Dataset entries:
Segment Open

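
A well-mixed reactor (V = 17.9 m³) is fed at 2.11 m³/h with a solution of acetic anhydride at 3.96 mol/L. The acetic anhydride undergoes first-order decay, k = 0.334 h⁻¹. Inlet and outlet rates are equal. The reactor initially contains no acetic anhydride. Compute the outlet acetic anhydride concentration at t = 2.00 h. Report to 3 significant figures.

V dC/dt = Q(C_in − C) − k V C.
dC/dt = (Q/V) C_in − (Q/V + k) C; effective rate a = Q/V + k = 0.11788 + 0.334 = 0.45188 h⁻¹.
C_ss = Q C_in/(Q + kV) = 1.0330 mol/L; C(t) = C_ss + (C₀ − C_ss) e^(−a t).
C(2.00) = 1.0330 + (-1.0330)·e^(−0.45188·2.00) = 1.0330 + (-1.0330)·0.40505 = 0.61459 mol/L.

0.615 mol/L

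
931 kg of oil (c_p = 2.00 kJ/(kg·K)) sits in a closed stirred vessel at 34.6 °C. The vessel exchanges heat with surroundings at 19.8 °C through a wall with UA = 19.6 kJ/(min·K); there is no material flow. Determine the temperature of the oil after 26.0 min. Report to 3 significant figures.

31.1 °C

Unsteady energy balance on the tank contents: M c_p dT/dt = −UA(T − T_amb).
dT/dt = (T_ss − T)/τ with T_ss = T_amb = 19.800 °C, τ = M c_p/UA = 931·2.00/19.6 = 95.000 min.
This is linear first-order; T(t) = T_ss + (T₀ − T_ss) e^(−t/τ).
T(26.0) = 19.800 + (14.800)·0.76057 = 31.056 °C.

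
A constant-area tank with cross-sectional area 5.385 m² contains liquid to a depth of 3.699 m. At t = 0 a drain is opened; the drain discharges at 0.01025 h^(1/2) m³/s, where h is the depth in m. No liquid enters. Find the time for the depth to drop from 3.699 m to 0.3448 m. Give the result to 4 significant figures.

Volume balance on the tank: A dh/dt = −0.01025 √h.
Separate and integrate: 2(√h − √h₀) = −(0.01025/A) t.
t = 2A(√h₀ − √h)/0.01025 = 2·5.385·(√3.699 − √0.3448)/0.01025
  = 10.7700 × (1.92328 − 0.587197) / 0.01025 = 1403.86 s.

1404 s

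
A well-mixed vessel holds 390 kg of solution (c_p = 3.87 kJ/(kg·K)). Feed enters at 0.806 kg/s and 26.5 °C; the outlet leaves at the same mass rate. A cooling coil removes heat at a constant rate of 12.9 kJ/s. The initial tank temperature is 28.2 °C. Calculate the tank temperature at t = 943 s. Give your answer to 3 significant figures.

23.2 °C

M c_p dT/dt = ṁ c_p (T_in − T) − Q̇.
τ = M/ṁ = 483.87 s; T_ss = T_in − Q̇/(ṁ c_p) = 26.5 − 12.9/(0.806·3.87) = 22.364 °C.
This is linear first-order; T(t) = T_ss + (T₀ − T_ss) e^(−t/τ).
T(943) = 22.364 + (5.8356)·e^(−943/483.87) = 22.364 + (5.8356)·0.14244 = 23.196 °C.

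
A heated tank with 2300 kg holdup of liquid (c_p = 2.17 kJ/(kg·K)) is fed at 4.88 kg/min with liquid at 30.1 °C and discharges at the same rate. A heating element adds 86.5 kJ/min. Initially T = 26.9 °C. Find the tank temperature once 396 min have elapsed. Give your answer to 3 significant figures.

33.4 °C

Unsteady energy balance on the tank contents: M c_p dT/dt = ṁ c_p (T_in − T) + 86.5.
τ = M/ṁ = 471.31 min; T_ss = T_in + Q̇/(ṁ c_p) = 30.1 + 86.5/(4.88·2.17) = 38.268 °C.
T approaches T_ss exponentially: T(t) = T_ss + (T₀ − T_ss) e^(−t/τ).
T(396) = 38.268 + (-11.368)·e^(−396/471.31) = 38.268 + (-11.368)·0.43162 = 33.362 °C.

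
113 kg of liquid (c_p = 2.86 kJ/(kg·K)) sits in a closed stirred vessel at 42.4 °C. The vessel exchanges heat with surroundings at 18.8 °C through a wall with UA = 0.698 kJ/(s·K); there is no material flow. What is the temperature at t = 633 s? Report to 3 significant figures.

24.8 °C

First-law balance (no shaft work): M c_p dT/dt = −UA(T − T_amb).
dT/dt = (T_ss − T)/τ with T_ss = T_amb = 18.800 °C, τ = M c_p/UA = 113·2.86/0.698 = 463.01 s.
Solution: T(t) = T_ss + (T₀ − T_ss) e^(−t/τ).
T(633) = 18.800 + (23.600)·0.25483 = 24.814 °C.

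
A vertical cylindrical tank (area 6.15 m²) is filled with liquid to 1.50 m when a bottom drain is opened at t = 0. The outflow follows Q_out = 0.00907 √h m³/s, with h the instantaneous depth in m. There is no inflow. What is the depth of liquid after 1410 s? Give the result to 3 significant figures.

0.0342 m

With no inflow, A dh/dt = −0.00907 √h.
This is separable: 2 d(√h)/dt = −0.00907/A, so √h = √h₀ − (0.00907/(2A)) t.
√h = √1.50 − 0.00907·1410/(2·6.15) = 1.2247 − 1.0397 = 0.18501.
h = 0.18501² = 0.034230 m.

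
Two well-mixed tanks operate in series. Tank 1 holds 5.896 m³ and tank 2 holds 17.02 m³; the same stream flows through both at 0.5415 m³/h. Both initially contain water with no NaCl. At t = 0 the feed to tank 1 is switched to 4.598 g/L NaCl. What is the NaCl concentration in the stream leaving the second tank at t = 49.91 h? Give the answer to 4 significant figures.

Time constants: τᵢ = Vᵢ/Q for each well-mixed tank.
τ₁ = 5.896/0.5415 = 10.8883 h; τ₂ = 17.02/0.5415 = 31.4312 h.
Solving the cascade with C₁(0)=C₂(0)=0 gives C₂(t) = C_in[1 − (τ₁ e^(−t/τ₁) − τ₂ e^(−t/τ₂))/(τ₁ − τ₂)].
At t = 49.91: e^(−t/τ₁) = 0.0102157, e^(−t/τ₂) = 0.204352.
C₂ = 4.598·[1 − (10.8883·0.0102157 − 31.4312·0.204352)/(-20.5429)] = 4.598·0.692751 = 3.18527 g/L.

3.185 g/L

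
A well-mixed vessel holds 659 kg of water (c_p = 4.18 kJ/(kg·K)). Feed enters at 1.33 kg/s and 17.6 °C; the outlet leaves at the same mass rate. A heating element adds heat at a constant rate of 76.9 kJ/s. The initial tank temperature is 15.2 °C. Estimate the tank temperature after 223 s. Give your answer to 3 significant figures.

21.1 °C

M c_p dT/dt = ṁ c_p (T_in − T) + Q̇.
τ = M/ṁ = 495.49 s; T_ss = T_in + Q̇/(ṁ c_p) = 17.6 + 76.9/(1.33·4.18) = 31.432 °C.
Solution: T(t) = T_ss + (T₀ − T_ss) e^(−t/τ).
T(223) = 31.432 + (-16.232)·e^(−223/495.49) = 31.432 + (-16.232)·0.63759 = 21.083 °C.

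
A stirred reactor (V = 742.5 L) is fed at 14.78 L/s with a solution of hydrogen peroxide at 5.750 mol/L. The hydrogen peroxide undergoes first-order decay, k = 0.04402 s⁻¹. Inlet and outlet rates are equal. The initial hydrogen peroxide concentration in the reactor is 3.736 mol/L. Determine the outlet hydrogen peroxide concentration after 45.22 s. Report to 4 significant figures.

Accumulation = in − out − consumed: V dC/dt = Q C_in − Q C − k V C.
dC/dt = (Q/V) C_in − (Q/V + k) C; effective rate a = Q/V + k = 0.0199057 + 0.04402 = 0.0639257 s⁻¹.
C_ss = Q C_in/(Q + kV) = 1.79048 mol/L; C(t) = C_ss + (C₀ − C_ss) e^(−a t).
C(45.22) = 1.79048 + (1.94552)·e^(−0.0639257·45.22) = 1.79048 + (1.94552)·0.0555361 = 1.89853 mol/L.

1.899 mol/L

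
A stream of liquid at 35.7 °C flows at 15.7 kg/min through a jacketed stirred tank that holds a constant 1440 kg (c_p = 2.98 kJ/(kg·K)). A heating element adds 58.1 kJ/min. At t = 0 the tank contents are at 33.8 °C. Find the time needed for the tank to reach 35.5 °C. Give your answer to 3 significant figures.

M c_p dT/dt = ṁ c_p (T_in − T) + Q̇.
τ = M/ṁ = 91.720 min; T_ss = T_in + Q̇/(ṁ c_p) = 36.942 °C.
T(t) = T_ss + (T₀ − T_ss) e^(−t/τ). Set T = 35.5:
e^(−t/τ) = (35.5 − 36.942)/(33.8 − 36.942) = 0.45891
t = −91.720 · ln(0.45891) = 71.440 min.

71.4 min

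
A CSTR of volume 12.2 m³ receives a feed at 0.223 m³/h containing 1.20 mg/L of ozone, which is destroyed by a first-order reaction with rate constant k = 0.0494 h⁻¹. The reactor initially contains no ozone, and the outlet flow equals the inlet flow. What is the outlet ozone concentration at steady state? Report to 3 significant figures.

Accumulation = in − out − consumed: V dC/dt = Q C_in − Q C − k V C.
Steady state (dC/dt = 0): C_ss = Q C_in/(Q + kV) = C_in/(1 + kV/Q).
C_ss = 0.223·1.20/(0.223 + 0.0494·12.2) = 0.26760/0.82568 = 0.32410 mg/L.

0.324 mg/L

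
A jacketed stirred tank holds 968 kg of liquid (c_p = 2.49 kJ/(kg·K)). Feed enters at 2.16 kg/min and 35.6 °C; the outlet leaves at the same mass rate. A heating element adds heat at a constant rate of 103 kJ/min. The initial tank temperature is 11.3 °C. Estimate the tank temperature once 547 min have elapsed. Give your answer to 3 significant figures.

41.9 °C

Unsteady energy balance on the tank contents: M c_p dT/dt = ṁ c_p (T_in − T) + 103.
Rearrange: dT/dt = (T_ss − T)/τ with τ = M/ṁ = 448.15 min and T_ss = T_in + Q̇/(ṁ c_p) = 54.751 °C.
Solution: T(t) = T_ss + (T₀ − T_ss) e^(−t/τ).
T(547) = 54.751 + (-43.451)·e^(−547/448.15) = 54.751 + (-43.451)·0.29506 = 41.930 °C.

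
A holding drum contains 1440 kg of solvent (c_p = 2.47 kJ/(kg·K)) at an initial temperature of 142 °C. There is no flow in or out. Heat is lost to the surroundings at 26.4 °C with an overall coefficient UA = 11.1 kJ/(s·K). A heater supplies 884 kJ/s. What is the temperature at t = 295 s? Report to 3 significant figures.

Lumped-capacitance energy balance: M c_p dT/dt = UA(T_amb − T) + Q̇.
dT/dt = (T_ss − T)/τ with T_ss = T_amb + Q̇/UA = 26.4 + 884/11.1 = 106.04 °C, τ = M c_p/UA = 1440·2.47/11.1 = 320.43 s.
Solution: T(t) = T_ss + (T₀ − T_ss) e^(−t/τ).
T(295) = 106.04 + (35.960)·0.39827 = 120.36 °C.

120 °C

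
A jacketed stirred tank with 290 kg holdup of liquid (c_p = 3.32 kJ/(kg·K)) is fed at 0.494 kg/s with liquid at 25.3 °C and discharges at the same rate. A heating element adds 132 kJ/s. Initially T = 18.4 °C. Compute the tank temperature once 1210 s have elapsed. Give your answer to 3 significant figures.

94.7 °C

M c_p dT/dt = ṁ c_p (T_in − T) + Q̇.
τ = M/ṁ = 587.04 s; T_ss = T_in + Q̇/(ṁ c_p) = 25.3 + 132/(0.494·3.32) = 105.78 °C.
Solution: T(t) = T_ss + (T₀ − T_ss) e^(−t/τ).
T(1210) = 105.78 + (-87.384)·e^(−1210/587.04) = 105.78 + (-87.384)·0.12730 = 94.660 °C.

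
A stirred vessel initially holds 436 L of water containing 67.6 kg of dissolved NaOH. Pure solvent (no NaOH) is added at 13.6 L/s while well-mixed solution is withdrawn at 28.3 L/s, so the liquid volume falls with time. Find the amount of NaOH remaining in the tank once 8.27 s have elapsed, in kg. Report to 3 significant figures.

Total volume: dV/dt = Q_in − Q_out = -14.700 L/s, so V(t) = 436 − 14.700 t and V(8.27) = 314.43 L.
Species balance (pure solvent in): dm/dt = −Q_out · m/V(t).
dm/m = −Q_out dt/(V₀ − 14.700 t); integrating gives ln(m/m₀) = −(Q_out/(Q_in−Q_out)) ln(V/V₀).
m = m₀ (V₀/V)^(Q_out/(Q_in−Q_out)) = 67.6 × (436/314.43)^(-1.9252) = 36.029 kg.

36.0 kg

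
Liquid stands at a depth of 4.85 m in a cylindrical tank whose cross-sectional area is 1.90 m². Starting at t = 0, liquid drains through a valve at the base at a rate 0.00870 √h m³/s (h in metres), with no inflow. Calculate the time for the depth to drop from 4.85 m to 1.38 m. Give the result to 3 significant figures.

449 s

A dh/dt = −Q_out = −0.00870 √h.
Separate and integrate: 2(√h − √h₀) = −(0.00870/A) t.
t = 2A(√h₀ − √h)/0.00870 = 2·1.90·(√4.85 − √1.38)/0.00870
  = 3.8000 × (2.2023 − 1.1747) / 0.00870 = 448.81 s.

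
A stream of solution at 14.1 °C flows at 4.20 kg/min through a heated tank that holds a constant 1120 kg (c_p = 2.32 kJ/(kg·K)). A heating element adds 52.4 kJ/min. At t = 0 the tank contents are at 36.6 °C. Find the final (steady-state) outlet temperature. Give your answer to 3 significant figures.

19.5 °C

M c_p dT/dt = ṁ c_p (T_in − T) + Q̇.
At steady state dT/dt = 0 ⇒ T_ss = T_in + Q̇/(ṁ c_p) = 14.1 + 52.4/(4.20·2.32) = 19.478 °C.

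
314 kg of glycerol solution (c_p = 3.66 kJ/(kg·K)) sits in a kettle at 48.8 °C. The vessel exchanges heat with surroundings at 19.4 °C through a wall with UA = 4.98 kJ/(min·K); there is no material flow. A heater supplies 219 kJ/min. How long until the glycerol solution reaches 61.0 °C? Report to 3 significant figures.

419 min

M c_p dT/dt = −UA(T − T_amb) + Q̇.
τ = M c_p/UA = 230.77 min; T_ss = T_amb + Q̇/UA = 19.4 + 219/4.98 = 63.376 °C.
T(t) = T_ss + (T₀ − T_ss)e^(−t/τ); set T = 61.0:
t = −τ ln[(T − T_ss)/(T₀ − T_ss)] = −230.77 · ln(0.16300) = 418.62 min.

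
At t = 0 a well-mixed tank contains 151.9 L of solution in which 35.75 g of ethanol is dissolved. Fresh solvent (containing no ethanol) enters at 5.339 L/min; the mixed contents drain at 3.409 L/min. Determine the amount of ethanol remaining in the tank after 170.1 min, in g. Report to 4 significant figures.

4.681 g

Total volume: dV/dt = Q_in − Q_out = 1.93000 L/min, so V(t) = 151.9 + 1.93000 t and V(170.1) = 480.193 L.
No ethanol enters, so dm/dt = −Q_out · (m/V).
dm/m = −Q_out dt/(V₀ + 1.93000 t); integrating gives ln(m/m₀) = −(Q_out/(Q_in−Q_out)) ln(V/V₀).
m = m₀ (V₀/V)^(Q_out/(Q_in−Q_out)) = 35.75 × (151.9/480.193)^(1.76632) = 4.68130 g.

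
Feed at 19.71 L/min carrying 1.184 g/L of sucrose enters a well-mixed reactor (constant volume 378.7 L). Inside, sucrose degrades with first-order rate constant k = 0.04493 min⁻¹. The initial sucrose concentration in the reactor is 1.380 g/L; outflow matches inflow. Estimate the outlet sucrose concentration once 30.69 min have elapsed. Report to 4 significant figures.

0.6734 g/L

V dC/dt = Q(C_in − C) − k V C.
dC/dt = (Q/V) C_in − (Q/V + k) C; effective rate a = Q/V + k = 0.0520465 + 0.04493 = 0.0969765 min⁻¹.
C_ss = Q C_in/(Q + kV) = 0.635443 g/L; C(t) = C_ss + (C₀ − C_ss) e^(−a t).
C(30.69) = 0.635443 + (0.744557)·e^(−0.0969765·30.69) = 0.635443 + (0.744557)·0.0509858 = 0.673405 g/L.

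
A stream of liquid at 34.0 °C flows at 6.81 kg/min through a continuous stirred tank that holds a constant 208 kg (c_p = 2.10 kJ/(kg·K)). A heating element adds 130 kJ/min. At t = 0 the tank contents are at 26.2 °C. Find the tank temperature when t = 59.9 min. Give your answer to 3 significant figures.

Energy balance: M c_p dT/dt = ṁ c_p (T_in − T) + 130.
τ = M/ṁ = 30.543 min; T_ss = T_in + Q̇/(ṁ c_p) = 34.0 + 130/(6.81·2.10) = 43.090 °C.
Solution: T(t) = T_ss + (T₀ − T_ss) e^(−t/τ).
T(59.9) = 43.090 + (-16.890)·e^(−59.9/30.543) = 43.090 + (-16.890)·0.14070 = 40.714 °C.

40.7 °C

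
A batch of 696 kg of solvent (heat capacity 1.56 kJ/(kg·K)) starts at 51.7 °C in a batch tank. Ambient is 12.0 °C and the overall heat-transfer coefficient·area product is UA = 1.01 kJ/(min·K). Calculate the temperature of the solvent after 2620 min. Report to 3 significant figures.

15.5 °C

Lumped-capacitance energy balance: M c_p dT/dt = UA(T_amb − T).
dT/dt = (T_ss − T)/τ with T_ss = T_amb = 12.000 °C, τ = M c_p/UA = 696·1.56/1.01 = 1075.0 min.
Solution: T(t) = T_ss + (T₀ − T_ss) e^(−t/τ).
T(2620) = 12.000 + (39.700)·0.087406 = 15.470 °C.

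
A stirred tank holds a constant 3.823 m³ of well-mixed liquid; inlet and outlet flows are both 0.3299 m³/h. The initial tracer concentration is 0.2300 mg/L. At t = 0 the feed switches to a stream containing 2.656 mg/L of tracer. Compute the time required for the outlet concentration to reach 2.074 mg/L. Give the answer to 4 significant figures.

Species balance: V dC/dt = Q(C_in − C) ⇒ τ = V/Q = 11.5884 h.
C(t) = C_in + (C₀ − C_in) e^(−t/τ). Set C = 2.074 and solve for t:
e^(−t/τ) = (C − C_in)/(C₀ − C_in) = (2.074 − 2.656)/(0.2300 − 2.656) = 0.239901
t = −τ ln(…) = 11.5884 × 1.42753 = 16.5427 h.

16.54 h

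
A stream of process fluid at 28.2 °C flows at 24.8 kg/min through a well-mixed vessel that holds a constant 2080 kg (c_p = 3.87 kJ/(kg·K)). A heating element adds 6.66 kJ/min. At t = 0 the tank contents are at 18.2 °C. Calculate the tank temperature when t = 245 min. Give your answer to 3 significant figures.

Unsteady energy balance on the tank contents: M c_p dT/dt = ṁ c_p (T_in − T) + 6.66.
Rearrange: dT/dt = (T_ss − T)/τ with τ = M/ṁ = 83.871 min and T_ss = T_in + Q̇/(ṁ c_p) = 28.269 °C.
Integrating: T(t) = T_ss + (T₀ − T_ss) e^(−t/τ).
T(245) = 28.269 + (-10.069)·e^(−245/83.871) = 28.269 + (-10.069)·0.053871 = 27.727 °C.

27.7 °C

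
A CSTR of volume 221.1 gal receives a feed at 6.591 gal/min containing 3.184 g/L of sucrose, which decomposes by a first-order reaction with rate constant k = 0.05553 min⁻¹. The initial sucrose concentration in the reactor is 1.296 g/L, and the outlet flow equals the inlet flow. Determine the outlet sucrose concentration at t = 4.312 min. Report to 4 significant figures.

1.239 g/L

V dC/dt = Q(C_in − C) − k V C.
This is linear with rate a = Q/V + k = 0.0853400 min⁻¹.
C_ss = Q C_in/(Q + kV) = 1.11220 g/L; C(t) = C_ss + (C₀ − C_ss) e^(−a t).
C(4.312) = 1.11220 + (0.183800)·e^(−0.0853400·4.312) = 1.11220 + (0.183800)·0.692127 = 1.23941 g/L.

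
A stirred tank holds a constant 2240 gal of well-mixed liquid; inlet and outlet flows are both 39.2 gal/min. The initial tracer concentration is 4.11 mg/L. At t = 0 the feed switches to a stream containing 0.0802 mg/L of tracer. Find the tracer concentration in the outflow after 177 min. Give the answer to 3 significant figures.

Species balance on the tank: V dC/dt = Q(C_in − C).
So dC/dt = (C_in − C)/τ with τ = V/Q = 2240/39.2 = 57.143 min.
This is linear first-order; C(t) = C_in + (C₀ − C_in) e^(−t/τ).
C(177) = 0.0802 + (4.11 − 0.0802)·e^(−177/57.143) = 0.0802 + (4.0298)·0.045162 = 0.26219 mg/L.

0.262 mg/L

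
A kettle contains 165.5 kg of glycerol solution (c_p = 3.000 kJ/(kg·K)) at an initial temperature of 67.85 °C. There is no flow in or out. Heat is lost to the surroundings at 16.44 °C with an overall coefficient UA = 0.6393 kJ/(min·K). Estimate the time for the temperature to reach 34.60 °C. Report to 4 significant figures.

808.2 min

Lumped-capacitance energy balance: M c_p dT/dt = UA(T_amb − T).
τ = M c_p/UA = 776.631 min; T_ss = T_amb = 16.4400 °C.
T(t) = T_ss + (T₀ − T_ss)e^(−t/τ); set T = 34.60:
t = −τ ln[(T − T_ss)/(T₀ − T_ss)] = −776.631 · ln(0.353239) = 808.171 min.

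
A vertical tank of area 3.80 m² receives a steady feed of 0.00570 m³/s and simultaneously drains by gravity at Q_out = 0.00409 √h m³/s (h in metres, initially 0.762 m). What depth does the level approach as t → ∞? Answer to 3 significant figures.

1.94 m

A dh/dt = Q_in − 0.00409 √h. Steady state requires inflow = outflow:
Q_in = 0.00409 √h_ss ⇒ √h_ss = 0.00570/0.00409 = 1.3936.
h_ss = 1.3936² = 1.9422 m. (Since h₀ = 0.762 m < h_ss, the level will rise toward this value.)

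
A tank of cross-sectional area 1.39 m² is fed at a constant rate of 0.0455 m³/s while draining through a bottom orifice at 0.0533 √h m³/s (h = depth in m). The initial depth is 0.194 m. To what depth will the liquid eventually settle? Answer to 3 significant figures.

0.729 m

Level balance: A dh/dt = 0.0455 − 0.0533 √h. Setting dh/dt = 0:
Q_in = 0.0533 √h_ss ⇒ √h_ss = 0.0455/0.0533 = 0.85366.
h_ss = 0.85366² = 0.72873 m. (Since h₀ = 0.194 m < h_ss, the level will rise toward this value.)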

Segment Closed

Every line from the one containing "A vertical tank" through the last line above should be retyped exactly; no other lines are wanted.

## EXERCISE ANSWER
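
A vertical tank of area 3.80 m² receives a steady feed of 0.00570 m³/s and simultaneously drains by gravity at Q_out = 0.00409 √h m³/s (h in metres, initially 0.762 m). What depth does the level approach as t → ∞? Answer to 3 significant figures.

1.94 m

A dh/dt = Q_in − 0.00409 √h. Steady state requires inflow = outflow:
Q_in = 0.00409 √h_ss ⇒ √h_ss = 0.00570/0.00409 = 1.3936.
h_ss = 1.3936² = 1.9422 m. (Since h₀ = 0.762 m < h_ss, the level will rise toward this value.)

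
A tank of cross-sectional area 1.39 m² is fed at a constant rate of 0.0455 m³/s while draining through a bottom orifice at 0.0533 √h m³/s (h = depth in m). The initial depth is 0.194 m. To what depth will the liquid eventually settle? Answer to 3 significant figures.

0.729 m

Level balance: A dh/dt = 0.0455 − 0.0533 √h. Setting dh/dt = 0:
Q_in = 0.0533 √h_ss ⇒ √h_ss = 0.0455/0.0533 = 0.85366.
h_ss = 0.85366² = 0.72873 m. (Since h₀ = 0.194 m < h_ss, the level will rise toward this value.)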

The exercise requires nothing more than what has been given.